AIM OF THE TASK.
From the entries that follow, reproduce exactly and only the lines from the line with "As part of a foundation" to the line with "DH-7 at (349218, 5761635)", endpoints included.

[Saved data entries]
+ + + + + + +

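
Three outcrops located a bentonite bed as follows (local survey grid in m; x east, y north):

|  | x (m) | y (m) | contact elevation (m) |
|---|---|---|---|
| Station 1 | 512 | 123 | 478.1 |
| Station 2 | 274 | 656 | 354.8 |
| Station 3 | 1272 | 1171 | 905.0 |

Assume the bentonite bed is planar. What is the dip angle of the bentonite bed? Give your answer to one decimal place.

28.6°

Two edge vectors: Station 1→Station 2 = (-238, 533, -123.3), Station 1→Station 3 = (760, 1048, 426.9).
Normal n = (Station 1→Station 2) × (Station 1→Station 3) = (356756.1, 7894.2, -654504).
So ∂z/∂x = −n_x/n_z = 0.54508 and ∂z/∂y = −n_y/n_z = 0.01206.
Gradient magnitude |∇z| = √(a² + b²) = √(0.29711 + 0.00015) = 0.54521.
True dip = arctan(0.54521) = 28.6°, dipping toward W (azimuth ≈ 269°).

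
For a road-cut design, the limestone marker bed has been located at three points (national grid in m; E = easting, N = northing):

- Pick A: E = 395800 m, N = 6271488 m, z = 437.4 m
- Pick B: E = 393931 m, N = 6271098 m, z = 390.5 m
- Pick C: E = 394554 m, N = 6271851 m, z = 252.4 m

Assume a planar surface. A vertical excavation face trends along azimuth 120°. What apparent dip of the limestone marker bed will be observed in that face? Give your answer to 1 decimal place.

10.7°

Two edge vectors: Pick A→Pick B = (-1869, -390, -46.9), Pick A→Pick C = (-1246, 363, -185).
Normal n = (Pick A→Pick B) × (Pick A→Pick C) = (89174.7, -287327.6, -1164387).
So ∂z/∂E = −n_x/n_z = 0.07659 and ∂z/∂N = −n_y/n_z = −0.24676.
Unit vector along 120° is (sin 120°, cos 120°) = (0.8660, -0.5000).
Slope in that direction = a·(0.8660) + b·(-0.5000) = 0.18971.
Apparent dip = arctan|0.18971| = 10.7° (true dip is 14.5°, so apparent ≤ true as expected).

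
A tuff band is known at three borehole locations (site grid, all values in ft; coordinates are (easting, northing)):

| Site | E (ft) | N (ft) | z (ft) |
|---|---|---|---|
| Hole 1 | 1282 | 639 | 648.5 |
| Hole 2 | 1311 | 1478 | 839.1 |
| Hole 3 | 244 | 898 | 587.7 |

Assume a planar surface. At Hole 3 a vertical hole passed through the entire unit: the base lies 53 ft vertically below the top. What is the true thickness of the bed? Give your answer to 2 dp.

Let the plane be z = a·E + b·N + c.
Hole 2−Hole 1: 29a + 839b = 190.6;  Hole 3−Hole 1: −1038a + 259b = −60.8.
Solving gives a = 0.11427, b = 0.22323.
|∇z| = √(a²+b²) = 0.25077, so dip δ = arctan(0.25077) = 14.08°.
True thickness = vertical thickness × cos δ = 53 × cos 14.08° = 51.41 ft.

51.41 ft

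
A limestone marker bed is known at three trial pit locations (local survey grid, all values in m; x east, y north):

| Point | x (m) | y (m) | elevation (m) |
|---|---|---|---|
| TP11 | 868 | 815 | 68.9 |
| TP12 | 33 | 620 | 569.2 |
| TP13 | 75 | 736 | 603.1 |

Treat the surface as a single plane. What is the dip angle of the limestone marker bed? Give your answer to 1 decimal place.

42.5°

Let the plane be z = a·x + b·y + c.
TP12−TP11: −835a − 195b = 500.3;  TP13−TP11: −793a − 79b = 534.2.
Solving gives a = −0.72905, b = 0.55621.
Gradient magnitude |∇z| = √(a² + b²) = √(0.53152 + 0.30937) = 0.91700.
True dip = arctan(0.91700) = 42.5°, dipping toward SE (azimuth ≈ 127°).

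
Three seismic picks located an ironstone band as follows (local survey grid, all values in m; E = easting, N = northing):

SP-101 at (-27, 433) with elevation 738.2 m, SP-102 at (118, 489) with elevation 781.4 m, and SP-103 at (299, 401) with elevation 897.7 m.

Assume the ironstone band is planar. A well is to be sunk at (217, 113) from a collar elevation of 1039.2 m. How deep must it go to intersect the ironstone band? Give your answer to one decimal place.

Let the plane be z = a·E + b·N + c.
SP-102−SP-101: 145a + 56b = 43.2;  SP-103−SP-101: 326a − 32b = 159.5.
Solving gives a = 0.45049, b = −0.39502.
Then c = 738.2 − a·-27 − b·433 = 921.41.
At (217, 113): z_contact = 97.76 − 44.64 + 921.41 = 974.52 m.
Depth below ground = 1039.2 − 974.52 = 64.7 m.

64.7 m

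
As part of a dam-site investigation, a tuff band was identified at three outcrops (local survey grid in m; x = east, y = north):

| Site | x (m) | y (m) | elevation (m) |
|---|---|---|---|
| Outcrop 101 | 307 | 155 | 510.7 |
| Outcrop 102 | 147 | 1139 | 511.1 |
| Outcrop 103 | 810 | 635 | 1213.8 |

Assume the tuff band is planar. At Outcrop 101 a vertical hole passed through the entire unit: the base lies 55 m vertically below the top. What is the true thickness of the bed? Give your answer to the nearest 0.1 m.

34.8 m

Let the plane be z = a·x + b·y + c.
Outcrop 102−Outcrop 101: −160a + 984b = 0.4;  Outcrop 103−Outcrop 101: 503a + 480b = 703.1.
Solving gives a = 1.20972, b = 0.19711.
|∇z| = √(a²+b²) = 1.22567, so dip δ = arctan(1.22567) = 50.79°.
True thickness = vertical thickness × cos δ = 55 × cos 50.79° = 34.8 m.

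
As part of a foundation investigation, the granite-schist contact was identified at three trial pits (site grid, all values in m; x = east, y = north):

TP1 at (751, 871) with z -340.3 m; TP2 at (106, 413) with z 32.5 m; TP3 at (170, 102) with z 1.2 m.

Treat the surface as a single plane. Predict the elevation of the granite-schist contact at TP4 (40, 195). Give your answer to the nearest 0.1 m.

73.4 m

Two edge vectors: TP1→TP2 = (-645, -458, 372.8), TP1→TP3 = (-581, -769, 341.5).
Normal n = (TP1→TP2) × (TP1→TP3) = (130276.2, 3670.7, 229907).
So ∂z/∂x = −n_x/n_z = −0.56665 and ∂z/∂y = −n_y/n_z = −0.01597.
Intercept c from TP1: -340.3 + 425.55 + 13.91 = 99.16.
At (40, 195): z = −22.7 − 3.1 + 99.16 = 73.4 m.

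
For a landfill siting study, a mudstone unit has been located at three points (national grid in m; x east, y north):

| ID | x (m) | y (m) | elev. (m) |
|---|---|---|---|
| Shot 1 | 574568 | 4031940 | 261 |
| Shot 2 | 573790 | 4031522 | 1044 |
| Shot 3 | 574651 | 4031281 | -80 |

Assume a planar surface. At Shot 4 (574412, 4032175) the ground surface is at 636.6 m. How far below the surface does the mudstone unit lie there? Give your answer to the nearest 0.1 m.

101.9 m

Let the plane be z = a·x + b·y + c.
Shot 2−Shot 1: −778a − 418b = 783;  Shot 3−Shot 1: 83a − 659b = −341.
Solving gives a = −1.203032174, b = 0.365930697.
Then c = 261 − a·574568 − b·4031940 = −783925.83.
At (574412, 4032175): z_contact = −691036.12 + 1475496.61 − 783925.83 = 534.67 m.
Depth below ground = 636.6 − 534.67 = 101.9 m.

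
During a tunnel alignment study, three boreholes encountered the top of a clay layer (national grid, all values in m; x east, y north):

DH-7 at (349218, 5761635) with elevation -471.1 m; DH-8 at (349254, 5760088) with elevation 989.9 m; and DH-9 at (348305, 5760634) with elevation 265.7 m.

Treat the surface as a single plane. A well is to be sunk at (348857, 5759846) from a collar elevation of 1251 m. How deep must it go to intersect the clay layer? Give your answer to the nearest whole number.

Let the plane be z = a·x + b·y + c.
DH-8−DH-7: 36a − 1547b = 1461;  DH-9−DH-7: −913a − 1001b = 736.8.
Solving gives a = 0.22274298, b = −0.93922511.
Then c = -471.1 − a·349218 − b·5761635 = 5333215.34.
At (348857, 5759846): z_contact = 77705.4 − 5409792.0 + 5333215.34 = 1128.8 m.
Depth below ground = 1251 − 1128.8 = 122 m.

122 m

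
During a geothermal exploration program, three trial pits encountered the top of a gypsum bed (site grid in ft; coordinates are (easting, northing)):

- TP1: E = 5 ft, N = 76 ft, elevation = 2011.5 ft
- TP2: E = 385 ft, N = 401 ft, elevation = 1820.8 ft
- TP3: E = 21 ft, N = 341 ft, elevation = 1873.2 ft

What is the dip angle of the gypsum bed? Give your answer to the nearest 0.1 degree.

27.5°

Let the plane be z = a·E + b·N + c.
TP2−TP1: 380a + 325b = −190.7;  TP3−TP1: 16a + 265b = −138.3.
Solving gives a = −0.05851, b = −0.51835.
Gradient magnitude |∇z| = √(a² + b²) = √(0.00342 + 0.26869) = 0.52165.
True dip = arctan(0.52165) = 27.5°, dipping toward N (azimuth ≈ 006°).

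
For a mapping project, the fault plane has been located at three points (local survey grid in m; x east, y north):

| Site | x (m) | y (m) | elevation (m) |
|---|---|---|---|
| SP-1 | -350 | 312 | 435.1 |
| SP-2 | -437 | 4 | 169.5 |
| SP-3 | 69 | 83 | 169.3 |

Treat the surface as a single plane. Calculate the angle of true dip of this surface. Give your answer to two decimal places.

42.40°

Let the plane be z = a·x + b·y + c.
SP-2−SP-1: −87a − 308b = −265.6;  SP-3−SP-1: 419a − 229b = −265.8.
Solving gives a = −0.14126, b = 0.90224.
Gradient magnitude |∇z| = √(a² + b²) = √(0.01995 + 0.81403) = 0.91323.
True dip = arctan(0.91323) = 42.40°, dipping toward S (azimuth ≈ 171°).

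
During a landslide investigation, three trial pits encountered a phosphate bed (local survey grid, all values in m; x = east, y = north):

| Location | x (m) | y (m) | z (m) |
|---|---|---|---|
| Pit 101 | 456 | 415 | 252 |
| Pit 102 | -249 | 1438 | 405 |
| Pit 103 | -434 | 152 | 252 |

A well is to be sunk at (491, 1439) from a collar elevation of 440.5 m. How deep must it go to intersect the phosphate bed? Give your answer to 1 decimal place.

62.5 m

Let the plane be z = a·x + b·y + c.
Pit 102−Pit 101: −705a + 1023b = 153;  Pit 103−Pit 101: −890a − 263b = 0.
Solving gives a = −0.036718, b = 0.124256.
Then c = 252 − a·456 − b·415 = 217.18.
At (491, 1439): z_contact = −18.03 + 178.80 + 217.18 = 377.95 m.
Depth below ground = 440.5 − 377.95 = 62.5 m.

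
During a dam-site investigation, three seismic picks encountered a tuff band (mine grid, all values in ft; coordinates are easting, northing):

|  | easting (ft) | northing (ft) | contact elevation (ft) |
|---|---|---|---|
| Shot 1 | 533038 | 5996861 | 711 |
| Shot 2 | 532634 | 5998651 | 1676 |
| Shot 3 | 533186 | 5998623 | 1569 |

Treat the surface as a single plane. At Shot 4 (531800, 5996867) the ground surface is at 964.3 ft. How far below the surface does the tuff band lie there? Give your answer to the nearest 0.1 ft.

Let the plane be z = a·easting + b·northing + c.
Shot 2−Shot 1: −404a + 1790b = 965;  Shot 3−Shot 1: 148a + 1762b = 858.
Solving gives a = −0.168422798, b = 0.501093402.
Then c = 711 − a·533038 − b·5996861 = −2914500.73.
At (531800, 5996867): z_contact = −89567.24 + 3004990.49 − 2914500.73 = 922.51 ft.
Depth below ground = 964.3 − 922.51 = 41.8 ft.

41.8 ft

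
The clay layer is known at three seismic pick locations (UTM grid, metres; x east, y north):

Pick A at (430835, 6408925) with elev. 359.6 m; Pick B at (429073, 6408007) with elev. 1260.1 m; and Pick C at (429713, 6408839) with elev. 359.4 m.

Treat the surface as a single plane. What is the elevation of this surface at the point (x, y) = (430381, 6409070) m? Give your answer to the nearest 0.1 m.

152.7 m

Two edge vectors: Pick A→Pick B = (-1762, -918, 900.5), Pick A→Pick C = (-1122, -86, -0.2).
Normal n = (Pick A→Pick B) × (Pick A→Pick C) = (77626.6, -1010713.4, -878464).
So ∂z/∂x = −n_x/n_z = 0.088366285 and ∂z/∂y = −n_y/n_z = −1.150546181.
Intercept c from Pick A: 359.6 − 38071.29 + 7373764.18 = 7336052.49.
At (430381, 6409070): z = 38031.2 − 7373931.0 + 7336052.49 = 152.7 m.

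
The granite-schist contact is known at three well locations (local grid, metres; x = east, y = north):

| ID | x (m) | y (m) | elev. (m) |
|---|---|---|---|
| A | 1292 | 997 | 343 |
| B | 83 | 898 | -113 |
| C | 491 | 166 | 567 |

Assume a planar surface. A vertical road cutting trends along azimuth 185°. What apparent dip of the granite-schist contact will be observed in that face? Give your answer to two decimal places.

Two edge vectors: A→B = (-1209, -99, -456), A→C = (-801, -831, 224).
Normal n = (A→B) × (A→C) = (-401112, 636072, 925380).
So ∂z/∂x = −n_x/n_z = 0.43346 and ∂z/∂y = −n_y/n_z = −0.68736.
Unit vector along 185° is (sin 185°, cos 185°) = (-0.0872, -0.9962).
Slope in that direction = a·(-0.0872) + b·(-0.9962) = 0.64697.
Apparent dip = arctan|0.64697| = 32.90° (true dip is 39.1°, so apparent ≤ true as expected).

32.90°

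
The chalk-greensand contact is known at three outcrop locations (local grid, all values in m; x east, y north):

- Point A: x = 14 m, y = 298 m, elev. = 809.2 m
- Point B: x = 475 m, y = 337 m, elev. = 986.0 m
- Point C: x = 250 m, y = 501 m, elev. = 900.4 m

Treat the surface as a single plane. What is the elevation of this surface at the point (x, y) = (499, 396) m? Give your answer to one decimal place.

Two edge vectors: Point A→Point B = (461, 39, 176.8), Point A→Point C = (236, 203, 91.2).
Normal n = (Point A→Point B) × (Point A→Point C) = (-32333.6, -318.4, 84379).
So ∂z/∂x = −n_x/n_z = 0.38319 and ∂z/∂y = −n_y/n_z = 0.00377.
Intercept c from Point A: 809.2 − 5.36 − 1.12 = 802.71.
At (499, 396): z = 191.2 + 1.5 + 802.71 = 995.4 m.

995.4 m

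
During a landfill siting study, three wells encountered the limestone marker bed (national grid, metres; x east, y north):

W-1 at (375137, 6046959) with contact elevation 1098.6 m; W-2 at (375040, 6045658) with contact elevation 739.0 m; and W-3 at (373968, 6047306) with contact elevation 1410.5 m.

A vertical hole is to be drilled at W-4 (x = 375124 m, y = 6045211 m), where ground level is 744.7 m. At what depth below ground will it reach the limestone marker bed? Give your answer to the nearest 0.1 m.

150.5 m

Let the plane be z = a·x + b·y + c.
W-2−W-1: −97a − 1301b = −359.6;  W-3−W-1: −1169a + 347b = 311.9.
Solving gives a = −0.180762714, b = 0.289880079.
Then c = 1098.6 − a·375137 − b·6046959 = −1683983.57.
At (375124, 6045211): z_contact = −67808.43 + 1752386.24 − 1683983.57 = 594.24 m.
Depth below ground = 744.7 − 594.24 = 150.5 m.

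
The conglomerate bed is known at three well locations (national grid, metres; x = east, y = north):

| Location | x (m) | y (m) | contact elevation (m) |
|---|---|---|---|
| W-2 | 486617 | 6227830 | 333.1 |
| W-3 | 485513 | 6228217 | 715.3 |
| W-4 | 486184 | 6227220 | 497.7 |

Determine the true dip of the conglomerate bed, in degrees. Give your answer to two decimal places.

19.47°

Let the plane be z = a·x + b·y + c.
W-3−W-2: −1104a + 387b = 382.2;  W-4−W-2: −433a − 610b = 164.6.
Solving gives a = −0.35296, b = −0.01929.
Gradient magnitude |∇z| = √(a² + b²) = √(0.12458 + 0.00037) = 0.35349.
True dip = arctan(0.35349) = 19.47°, dipping toward E (azimuth ≈ 087°).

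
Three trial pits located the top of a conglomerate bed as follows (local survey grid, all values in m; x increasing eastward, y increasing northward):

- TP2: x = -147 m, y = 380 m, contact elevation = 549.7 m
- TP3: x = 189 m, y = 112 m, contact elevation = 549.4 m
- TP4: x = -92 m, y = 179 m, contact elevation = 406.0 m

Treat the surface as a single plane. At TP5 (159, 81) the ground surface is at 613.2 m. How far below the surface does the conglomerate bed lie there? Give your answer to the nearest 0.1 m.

Two edge vectors: TP2→TP3 = (336, -268, -0.3), TP2→TP4 = (55, -201, -143.7).
Normal n = (TP2→TP3) × (TP2→TP4) = (38451.3, 48266.7, -52796).
So ∂z/∂x = −n_x/n_z = 0.72830 and ∂z/∂y = −n_y/n_z = 0.91421.
Intercept c from TP2: 549.7 + 107.06 − 347.40 = 309.36.
At (159, 81): z_contact = 115.80 + 74.05 + 309.36 = 499.21 m.
Depth below ground = 613.2 − 499.21 = 114.0 m.

114.0 m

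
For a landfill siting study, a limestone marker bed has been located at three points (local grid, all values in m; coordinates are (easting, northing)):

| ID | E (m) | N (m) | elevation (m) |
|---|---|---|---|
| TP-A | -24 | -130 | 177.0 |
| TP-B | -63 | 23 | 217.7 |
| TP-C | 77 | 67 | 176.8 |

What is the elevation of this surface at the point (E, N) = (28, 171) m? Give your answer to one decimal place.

Let the plane be z = a·E + b·N + c.
TP-B−TP-A: −39a + 153b = 40.7;  TP-C−TP-A: 101a + 197b = −0.2.
Solving gives a = −0.34788, b = 0.17734.
Then c = 177 − a·-24 − b·-130 = 191.70.
At (28, 171): z = −9.7 + 30.3 + 191.70 = 212.3 m.

212.3 m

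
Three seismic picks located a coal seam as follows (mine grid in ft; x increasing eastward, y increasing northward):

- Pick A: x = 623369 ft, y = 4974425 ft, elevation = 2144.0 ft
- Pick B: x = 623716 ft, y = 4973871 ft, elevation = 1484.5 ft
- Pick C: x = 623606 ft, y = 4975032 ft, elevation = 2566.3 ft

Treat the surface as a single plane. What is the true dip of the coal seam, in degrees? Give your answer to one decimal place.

45.3°

Two edge vectors: Pick A→Pick B = (347, -554, -659.5), Pick A→Pick C = (237, 607, 422.3).
Normal n = (Pick A→Pick B) × (Pick A→Pick C) = (166362.3, -302839.6, 341927).
So ∂z/∂x = −n_x/n_z = −0.48654 and ∂z/∂y = −n_y/n_z = 0.88568.
Gradient magnitude |∇z| = √(a² + b²) = √(0.23672 + 0.78444) = 1.01053.
True dip = arctan(1.01053) = 45.3°, dipping toward SSE (azimuth ≈ 151°).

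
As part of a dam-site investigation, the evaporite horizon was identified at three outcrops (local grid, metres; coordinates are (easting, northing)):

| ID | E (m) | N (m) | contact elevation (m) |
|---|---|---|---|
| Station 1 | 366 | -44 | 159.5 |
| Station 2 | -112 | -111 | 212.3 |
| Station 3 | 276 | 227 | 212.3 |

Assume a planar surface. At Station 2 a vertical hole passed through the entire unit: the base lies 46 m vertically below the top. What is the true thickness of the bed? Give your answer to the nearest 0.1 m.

Let the plane be z = a·E + b·N + c.
Station 2−Station 1: −478a − 67b = 52.8;  Station 3−Station 1: −90a + 271b = 52.8.
Solving gives a = −0.13164, b = 0.15112.
|∇z| = √(a²+b²) = 0.20041, so dip δ = arctan(0.20041) = 11.33°.
True thickness = vertical thickness × cos δ = 46 × cos 11.33° = 45.1 m.

45.1 m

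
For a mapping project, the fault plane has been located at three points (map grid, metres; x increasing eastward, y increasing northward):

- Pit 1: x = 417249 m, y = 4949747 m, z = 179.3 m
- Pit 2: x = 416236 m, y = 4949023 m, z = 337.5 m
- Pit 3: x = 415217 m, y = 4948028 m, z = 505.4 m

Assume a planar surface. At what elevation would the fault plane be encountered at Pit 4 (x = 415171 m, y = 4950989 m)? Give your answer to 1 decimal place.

414.2 m

Two edge vectors: Pit 1→Pit 2 = (-1013, -724, 158.2), Pit 1→Pit 3 = (-2032, -1719, 326.1).
Normal n = (Pit 1→Pit 2) × (Pit 1→Pit 3) = (35849.4, 8876.9, 270179).
So ∂z/∂x = −n_x/n_z = −0.132687589 and ∂z/∂y = −n_y/n_z = −0.032855625.
Intercept c from Pit 1: 179.3 + 55363.76 + 162627.03 = 218170.10.
At (415171, 4950989): z = −55088.0 − 162667.8 + 218170.10 = 414.2 m.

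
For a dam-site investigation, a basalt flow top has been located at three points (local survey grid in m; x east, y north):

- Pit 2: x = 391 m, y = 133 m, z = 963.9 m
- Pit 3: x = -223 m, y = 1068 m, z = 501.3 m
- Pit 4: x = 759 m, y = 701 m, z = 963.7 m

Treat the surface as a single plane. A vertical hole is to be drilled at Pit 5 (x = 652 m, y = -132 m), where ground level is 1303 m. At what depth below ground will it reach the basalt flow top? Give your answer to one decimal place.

175.0 m

Two edge vectors: Pit 2→Pit 3 = (-614, 935, -462.6), Pit 2→Pit 4 = (368, 568, -0.2).
Normal n = (Pit 2→Pit 3) × (Pit 2→Pit 4) = (262569.8, -170359.6, -692832).
So ∂z/∂x = −n_x/n_z = 0.378980 and ∂z/∂y = −n_y/n_z = −0.245889.
Intercept c from Pit 2: 963.9 − 148.18 + 32.70 = 848.42.
At (652, -132): z_contact = 247.10 + 32.46 + 848.42 = 1127.97 m.
Depth below ground = 1303 − 1127.97 = 175.0 m.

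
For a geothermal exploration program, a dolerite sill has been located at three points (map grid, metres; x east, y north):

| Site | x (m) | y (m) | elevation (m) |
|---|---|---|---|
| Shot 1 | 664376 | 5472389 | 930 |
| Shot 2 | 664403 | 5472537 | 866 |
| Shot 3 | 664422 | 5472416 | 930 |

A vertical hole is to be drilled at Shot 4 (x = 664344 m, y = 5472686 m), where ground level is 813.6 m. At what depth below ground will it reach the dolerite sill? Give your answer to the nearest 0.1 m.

36.5 m

Let the plane be z = a·x + b·y + c.
Shot 2−Shot 1: 27a + 148b = −64;  Shot 3−Shot 1: 46a + 27b = 0.
Solving gives a = 0.284257279, b = −0.484290179.
Then c = 930 − a·664376 − b·5472389 = 2462300.54.
At (664344, 5472686): z_contact = 188844.62 − 2650368.08 + 2462300.54 = 777.07 m.
Depth below ground = 813.6 − 777.07 = 36.5 m.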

+ + + + + + +

YOUR SOLUTION.
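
As part of a foundation investigation, the granite-schist contact was identified at three trial pits (site grid, all values in m; x = east, y = north):

TP1 at (751, 871) with z -340.3 m; TP2 at (106, 413) with z 32.5 m; TP3 at (170, 102) with z 1.2 m.

Treat the surface as a single plane. Predict the elevation of the granite-schist contact at TP4 (40, 195). Give your answer to the nearest 0.1 m.

73.4 m

Two edge vectors: TP1→TP2 = (-645, -458, 372.8), TP1→TP3 = (-581, -769, 341.5).
Normal n = (TP1→TP2) × (TP1→TP3) = (130276.2, 3670.7, 229907).
So ∂z/∂x = −n_x/n_z = −0.56665 and ∂z/∂y = −n_y/n_z = −0.01597.
Intercept c from TP1: -340.3 + 425.55 + 13.91 = 99.16.
At (40, 195): z = −22.7 − 3.1 + 99.16 = 73.4 m.

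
For a landfill siting study, a mudstone unit has been located at three points (national grid in m; x east, y north):

| ID | x (m) | y (m) | elev. (m) |
|---|---|---|---|
| Shot 1 | 574568 | 4031940 | 261 |
| Shot 2 | 573790 | 4031522 | 1044 |
| Shot 3 | 574651 | 4031281 | -80 |

Assume a planar surface. At Shot 4 (574412, 4032175) the ground surface is at 636.6 m. How far below the surface does the mudstone unit lie there? Give your answer to the nearest 0.1 m.

101.9 m

Let the plane be z = a·x + b·y + c.
Shot 2−Shot 1: −778a − 418b = 783;  Shot 3−Shot 1: 83a − 659b = −341.
Solving gives a = −1.203032174, b = 0.365930697.
Then c = 261 − a·574568 − b·4031940 = −783925.83.
At (574412, 4032175): z_contact = −691036.12 + 1475496.61 − 783925.83 = 534.67 m.
Depth below ground = 636.6 − 534.67 = 101.9 m.

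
During a tunnel alignment study, three boreholes encountered the top of a clay layer (national grid, all values in m; x east, y north):

DH-7 at (349218, 5761635) with elevation -471.1 m; DH-8 at (349254, 5760088) with elevation 989.9 m; and DH-9 at (348305, 5760634) with elevation 265.7 m.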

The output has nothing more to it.